**EXTRACTED MATERIAL:**
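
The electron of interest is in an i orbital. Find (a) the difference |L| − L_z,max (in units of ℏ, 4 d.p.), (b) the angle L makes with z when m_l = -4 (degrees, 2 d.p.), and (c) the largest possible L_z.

The letter i corresponds to l = 6.
|L| − L_z,max = (√42 − 6)ℏ ≈ 0.4807ℏ.
For m_l = -4: cos θ = -4/√42, θ ≈ 128.11°.
L_z,max = lℏ = 6ℏ.

|L|−L_z,max ≈ 0.4807ℏ; θ(m_l=-4) ≈ 128.11°; L_z,max = 6ℏ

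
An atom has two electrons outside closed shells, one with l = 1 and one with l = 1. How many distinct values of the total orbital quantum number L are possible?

3

The total orbital quantum number L ranges from |l₁ − l₂| to l₁ + l₂ in integer steps.
L ∈ {0, 1, 2}.
That is 3 values.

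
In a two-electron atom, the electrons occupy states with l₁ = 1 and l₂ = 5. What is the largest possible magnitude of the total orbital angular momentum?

By the triangle rule, |l₁ − l₂| ≤ L ≤ l₁ + l₂.
Allowed values: L = 4, 5, 6.
The largest magnitude corresponds to L = 6: |L_tot| = ℏ√(6·7) = √42 ℏ.

|L_tot|_max = √42 ℏ ≈ 6.481ℏ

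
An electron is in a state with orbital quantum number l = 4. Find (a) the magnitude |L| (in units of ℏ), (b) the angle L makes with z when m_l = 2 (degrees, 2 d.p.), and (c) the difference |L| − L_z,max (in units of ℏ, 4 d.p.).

|L| = 2√5 ℏ ≈ 4.472ℏ; θ(m_l=2) ≈ 63.43°; |L|−L_z,max ≈ 0.4721ℏ

|L| = ℏ√(4·5) = 2√5 ℏ ≈ 4.472ℏ.
For m_l = 2: cos θ = 2/√20, θ ≈ 63.43°.
|L| − L_z,max = (2√5 − 4)ℏ ≈ 0.4721ℏ.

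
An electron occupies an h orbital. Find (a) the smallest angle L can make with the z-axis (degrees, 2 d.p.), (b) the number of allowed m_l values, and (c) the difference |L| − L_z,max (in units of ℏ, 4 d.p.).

The letter h corresponds to l = 5.
cos θ_min = 5/√30, so θ_min ≈ 24.09°.
There are 2l+1 = 11 values of m_l.
|L| − L_z,max = (√30 − 5)ℏ ≈ 0.4772ℏ.

θ_min ≈ 24.09°; 11 values; |L|−L_z,max ≈ 0.4772ℏ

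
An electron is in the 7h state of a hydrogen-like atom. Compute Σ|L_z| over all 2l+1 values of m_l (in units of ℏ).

7h means n = 7, l = 5.
m_l runs from −5 to 5, i.e. {-5, -4, -3, -2, -1, 0, 1, 2, 3, 4, 5}.
Σ|m_l| = l(l+1) = 30.

Σ|L_z| = 30 ℏ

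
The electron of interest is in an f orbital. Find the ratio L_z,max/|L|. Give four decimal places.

L_z,max/|L| = 0.8660

The letter f corresponds to l = 3.
|L| = 2√3 ℏ ≈ 3.4641ℏ, while L_z,max = lℏ = 3ℏ.
L_z,max/|L| = 3/√12 = 0.8660.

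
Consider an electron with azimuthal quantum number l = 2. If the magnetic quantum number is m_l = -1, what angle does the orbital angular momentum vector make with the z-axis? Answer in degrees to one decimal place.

|L| = √(l(l+1)) ℏ = √6 ℏ.
L_z = m_l ℏ = −1ℏ.
cos θ = L_z/|L| = -1/√6, so θ ≈ 114.1°.

θ ≈ 114.1°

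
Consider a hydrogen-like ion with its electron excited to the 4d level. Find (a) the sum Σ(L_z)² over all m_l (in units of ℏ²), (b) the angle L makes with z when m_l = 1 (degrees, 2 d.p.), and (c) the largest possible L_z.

The 4d level has l = 2.
Σ m_l² = 10, so Σ(L_z)² = 10 ℏ².
For m_l = 1: cos θ = 1/√6, θ ≈ 65.91°.
L_z,max = lℏ = 2ℏ.

Σ(L_z)² = 10 ℏ²; θ(m_l=1) ≈ 65.91°; L_z,max = 2ℏ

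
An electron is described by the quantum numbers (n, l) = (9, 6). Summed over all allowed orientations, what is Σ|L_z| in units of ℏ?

Σ|L_z| = 42 ℏ

m_l runs from −6 to 6, i.e. {-6, -5, -4, -3, -2, -1, 0, 1, 2, 3, 4, 5, 6}.
Σ|m_l| = 2·6(6+1)/2 = 42.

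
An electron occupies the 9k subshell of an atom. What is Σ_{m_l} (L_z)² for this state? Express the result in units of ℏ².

9k means n = 9, l = 7.
The allowed m_l values are -7, -6, -5, -4, -3, -2, -1, 0, 1, 2, 3, 4, 5, 6, 7.
Σ m_l² = l(l+1)(2l+1)/3 = 7·8·15/3 = 280.

Σ(L_z)² = 280 ℏ²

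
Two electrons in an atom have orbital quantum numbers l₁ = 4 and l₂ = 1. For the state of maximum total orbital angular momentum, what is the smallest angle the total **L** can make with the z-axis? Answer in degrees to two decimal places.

Angular momentum addition gives L = |l₁ − l₂|, …, l₁ + l₂.
L ∈ {3, 4, 5}.
The maximum is L = 5, with |L_tot| = ℏ√(5·6) = √30 ℏ.
The minimum angle with z is arccos(5/√30) ≈ 24.09°.

θ_min ≈ 24.09°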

**EXERCISE REQUIREMENTS:**
Please retype each entry above exactly as it is written.

**TASK OUTPUT:**
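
The electron of interest is in an i orbital. Find (a) the difference |L| − L_z,max (in units of ℏ, 4 d.p.), (b) the angle L makes with z when m_l = -4 (degrees, 2 d.p.), and (c) the largest possible L_z.

The letter i corresponds to l = 6.
|L| − L_z,max = (√42 − 6)ℏ ≈ 0.4807ℏ.
For m_l = -4: cos θ = -4/√42, θ ≈ 128.11°.
L_z,max = lℏ = 6ℏ.

|L|−L_z,max ≈ 0.4807ℏ; θ(m_l=-4) ≈ 128.11°; L_z,max = 6ℏ

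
An atom has two electrons outside closed shells, one with l = 1 and one with l = 1. How many distinct values of the total orbital quantum number L are possible?

3

The total orbital quantum number L ranges from |l₁ − l₂| to l₁ + l₂ in integer steps.
L ∈ {0, 1, 2}.
That is 3 values.

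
In a two-electron atom, the electrons occupy states with l₁ = 1 and l₂ = 5. What is the largest possible magnitude of the total orbital angular momentum?

By the triangle rule, |l₁ − l₂| ≤ L ≤ l₁ + l₂.
Allowed values: L = 4, 5, 6.
The largest magnitude corresponds to L = 6: |L_tot| = ℏ√(6·7) = √42 ℏ.

|L_tot|_max = √42 ℏ ≈ 6.481ℏ

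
An electron is in a state with orbital quantum number l = 4. Find (a) the magnitude |L| (in units of ℏ), (b) the angle L makes with z when m_l = 2 (degrees, 2 d.p.), and (c) the difference |L| − L_z,max (in units of ℏ, 4 d.p.).

|L| = 2√5 ℏ ≈ 4.472ℏ; θ(m_l=2) ≈ 63.43°; |L|−L_z,max ≈ 0.4721ℏ

|L| = ℏ√(4·5) = 2√5 ℏ ≈ 4.472ℏ.
For m_l = 2: cos θ = 2/√20, θ ≈ 63.43°.
|L| − L_z,max = (2√5 − 4)ℏ ≈ 0.4721ℏ.

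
An electron occupies an h orbital. Find (a) the smallest angle L can make with the z-axis (degrees, 2 d.p.), (b) the number of allowed m_l values, and (c) the difference |L| − L_z,max (in units of ℏ, 4 d.p.).

The letter h corresponds to l = 5.
cos θ_min = 5/√30, so θ_min ≈ 24.09°.
There are 2l+1 = 11 values of m_l.
|L| − L_z,max = (√30 − 5)ℏ ≈ 0.4772ℏ.

θ_min ≈ 24.09°; 11 values; |L|−L_z,max ≈ 0.4772ℏ

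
An electron is in the 7h state of a hydrogen-like atom. Compute Σ|L_z| over all 2l+1 values of m_l (in units of ℏ).

7h means n = 7, l = 5.
m_l runs from −5 to 5, i.e. {-5, -4, -3, -2, -1, 0, 1, 2, 3, 4, 5}.
Σ|m_l| = l(l+1) = 30.

Σ|L_z| = 30 ℏ

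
The electron of interest is in an f orbital. Find the ratio L_z,max/|L|. Give four decimal places.

L_z,max/|L| = 0.8660

The letter f corresponds to l = 3.
|L| = 2√3 ℏ ≈ 3.4641ℏ, while L_z,max = lℏ = 3ℏ.
L_z,max/|L| = 3/√12 = 0.8660.

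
Consider an electron with azimuthal quantum number l = 2. If the magnetic quantum number is m_l = -1, what angle does the orbital angular momentum vector make with the z-axis? Answer in degrees to one decimal place.

|L| = √(l(l+1)) ℏ = √6 ℏ.
L_z = m_l ℏ = −1ℏ.
cos θ = L_z/|L| = -1/√6, so θ ≈ 114.1°.

θ ≈ 114.1°

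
Consider a hydrogen-like ion with its electron excited to the 4d level. Find (a) the sum Σ(L_z)² over all m_l (in units of ℏ²), (b) the angle L makes with z when m_l = 1 (degrees, 2 d.p.), and (c) the largest possible L_z.

The 4d level has l = 2.
Σ m_l² = 10, so Σ(L_z)² = 10 ℏ².
For m_l = 1: cos θ = 1/√6, θ ≈ 65.91°.
L_z,max = lℏ = 2ℏ.

Σ(L_z)² = 10 ℏ²; θ(m_l=1) ≈ 65.91°; L_z,max = 2ℏ

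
An electron is described by the quantum numbers (n, l) = (9, 6). Summed over all allowed orientations, what is Σ|L_z| in units of ℏ?

Σ|L_z| = 42 ℏ

m_l runs from −6 to 6, i.e. {-6, -5, -4, -3, -2, -1, 0, 1, 2, 3, 4, 5, 6}.
Σ|m_l| = 2·6(6+1)/2 = 42.

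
An electron occupies the 9k subshell of an atom. What is Σ_{m_l} (L_z)² for this state? Express the result in units of ℏ².

9k means n = 9, l = 7.
The allowed m_l values are -7, -6, -5, -4, -3, -2, -1, 0, 1, 2, 3, 4, 5, 6, 7.
Σ m_l² = l(l+1)(2l+1)/3 = 7·8·15/3 = 280.

Σ(L_z)² = 280 ℏ²

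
Two electrons in an atom have orbital quantum numbers l₁ = 4 and l₂ = 1. For the state of maximum total orbital angular momentum, what is the smallest angle the total **L** can make with the z-axis? Answer in degrees to two decimal places.

Angular momentum addition gives L = |l₁ − l₂|, …, l₁ + l₂.
L ∈ {3, 4, 5}.
The maximum is L = 5, with |L_tot| = ℏ√(5·6) = √30 ℏ.
The minimum angle with z is arccos(5/√30) ≈ 24.09°.

θ_min ≈ 24.09°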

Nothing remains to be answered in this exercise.